| Aim of the task |
Reproduce exactly, and nothing but, the lines between the one with "During a night-sky field exercise: Two" and the end of the entries, both ends included.
=== Entries supplied ===
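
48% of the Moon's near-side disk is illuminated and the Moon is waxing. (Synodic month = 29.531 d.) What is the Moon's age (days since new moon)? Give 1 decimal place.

From f = (1 − cos θ)/2: cos θ = 1 − 2×0.48 = 0.040; arccos → 87.7°.
The Moon is waxing (0°–180°), so θ = 87.7° directly.
That fraction of the synodic month is 87.7/360 × 29.531 d ≈ 7.19 d.

7.2 days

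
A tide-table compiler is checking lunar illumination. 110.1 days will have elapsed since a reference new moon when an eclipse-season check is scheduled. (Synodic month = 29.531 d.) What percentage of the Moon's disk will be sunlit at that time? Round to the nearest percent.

57%

110.1/29.531 = 3.728 lunations, so 3 complete cycles and 21.51 d into the next.
The Moon has covered 21.51/29.531 of its cycle, so θ ≈ 360° × 21.51/29.531 = 262.2°.
cos 262.2° = (-0.136), so f = (1 − (-0.136))/2 = 0.568, so 57%.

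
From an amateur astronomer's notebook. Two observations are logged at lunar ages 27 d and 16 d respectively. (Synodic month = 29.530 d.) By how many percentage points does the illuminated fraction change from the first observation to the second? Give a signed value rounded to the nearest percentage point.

First observation: θ = 360°·27/29.530 = 329.2°, so f = 0.071.
Second observation: θ = 195.1°, f = 0.983.
Δf = 0.983 − 0.071 = +0.912, i.e. +91 pp.

+91 percentage points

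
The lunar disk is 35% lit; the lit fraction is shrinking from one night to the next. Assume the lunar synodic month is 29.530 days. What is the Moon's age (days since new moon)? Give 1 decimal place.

From f = (1 − cos θ)/2: cos θ = 1 − 2×0.35 = 0.300; arccos → 72.5°.
Waning ⇒ past full, so θ = 360° − 72.5° = 287.5°.
That fraction of the synodic month is 287.5/360 × 29.530 d ≈ 23.58 d.

23.6 days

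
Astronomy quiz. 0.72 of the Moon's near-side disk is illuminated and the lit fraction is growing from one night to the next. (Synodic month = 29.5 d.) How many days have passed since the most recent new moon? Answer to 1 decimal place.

9.5 days

From f = (1 − cos θ)/2: cos θ = 1 − 2×0.72 = -0.440; arccos → 116.1°.
The Moon is waxing (0°–180°), so θ = 116.1° directly.
At 360°/29.5 d per day, 116.1° corresponds to 9.51 days.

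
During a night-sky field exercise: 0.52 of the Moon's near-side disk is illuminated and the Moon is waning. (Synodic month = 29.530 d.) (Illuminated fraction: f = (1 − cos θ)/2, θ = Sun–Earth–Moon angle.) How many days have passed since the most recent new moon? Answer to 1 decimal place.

cos θ = 1 − 2f = -0.040, giving a principal value of 92.3°.
A waning Moon lies in 180°–360°, so θ = 360° − 92.3° = 267.7°.
At 360°/29.530 d per day, 267.7° corresponds to 21.96 days.

22.0 days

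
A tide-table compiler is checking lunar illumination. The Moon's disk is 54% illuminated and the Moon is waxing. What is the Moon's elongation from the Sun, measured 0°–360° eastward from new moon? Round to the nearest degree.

95°

From f = (1 − cos θ)/2: cos θ = 1 − 2×0.54 = -0.080; arccos → 94.6°.
Before full moon the principal value applies: θ = 94.6°.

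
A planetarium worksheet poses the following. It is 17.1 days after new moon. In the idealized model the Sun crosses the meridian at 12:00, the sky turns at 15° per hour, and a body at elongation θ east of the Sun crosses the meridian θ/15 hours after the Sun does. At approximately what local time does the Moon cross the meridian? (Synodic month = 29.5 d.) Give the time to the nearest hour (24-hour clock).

The Moon has covered 17.1/29.5 of its cycle, so θ ≈ 360° × 17.1/29.5 = 208.7°.
The Moon trails the Sun by θ/15 = 208.7/15 ≈ 13.91 hours.
12:00 + 13.91 h ≈ 01:55 → 02:00 to the nearest hour.

02:00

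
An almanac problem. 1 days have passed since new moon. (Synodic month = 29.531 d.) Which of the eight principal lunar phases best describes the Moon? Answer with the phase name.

new moon

At 1/29.531 of the cycle, θ ≈ 12° — the new moon range.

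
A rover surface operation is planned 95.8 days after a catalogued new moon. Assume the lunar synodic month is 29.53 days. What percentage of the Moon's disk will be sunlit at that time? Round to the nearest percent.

95.8/29.53 = 3.244 lunations, so 3 complete cycles and 7.21 d into the next.
The Moon has covered 7.21/29.53 of its cycle, so θ ≈ 360° × 7.21/29.53 = 87.9°.
With cos θ = 0.037, the lit fraction is (1 − 0.037)/2 ≈ 0.482, so 48%.

48%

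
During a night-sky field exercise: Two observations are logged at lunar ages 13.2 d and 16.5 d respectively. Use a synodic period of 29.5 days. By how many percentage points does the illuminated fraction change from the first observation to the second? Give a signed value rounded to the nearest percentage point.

-1 percentage points

θ₁ = 360° × 13.2/29.5 = 161.1°, f₁ = (1 − cos θ₁)/2 = 0.973.
θ₂ = 360° × 16.5/29.5 = 201.4°, f₂ = (1 − cos θ₂)/2 = 0.966.
Change = f₂ − f₁ = -0.007 → -1 percentage points.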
===
| Written solution |
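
During a night-sky field exercise: Two observations are logged at lunar ages 13.2 d and 16.5 d respectively. Use a synodic period of 29.5 days. By how many percentage points does the illuminated fraction change from the first observation to the second? Give a signed value rounded to the nearest percentage point.

-1 percentage points

θ₁ = 360° × 13.2/29.5 = 161.1°, f₁ = (1 − cos θ₁)/2 = 0.973.
θ₂ = 360° × 16.5/29.5 = 201.4°, f₂ = (1 − cos θ₂)/2 = 0.966.
Change = f₂ − f₁ = -0.007 → -1 percentage points.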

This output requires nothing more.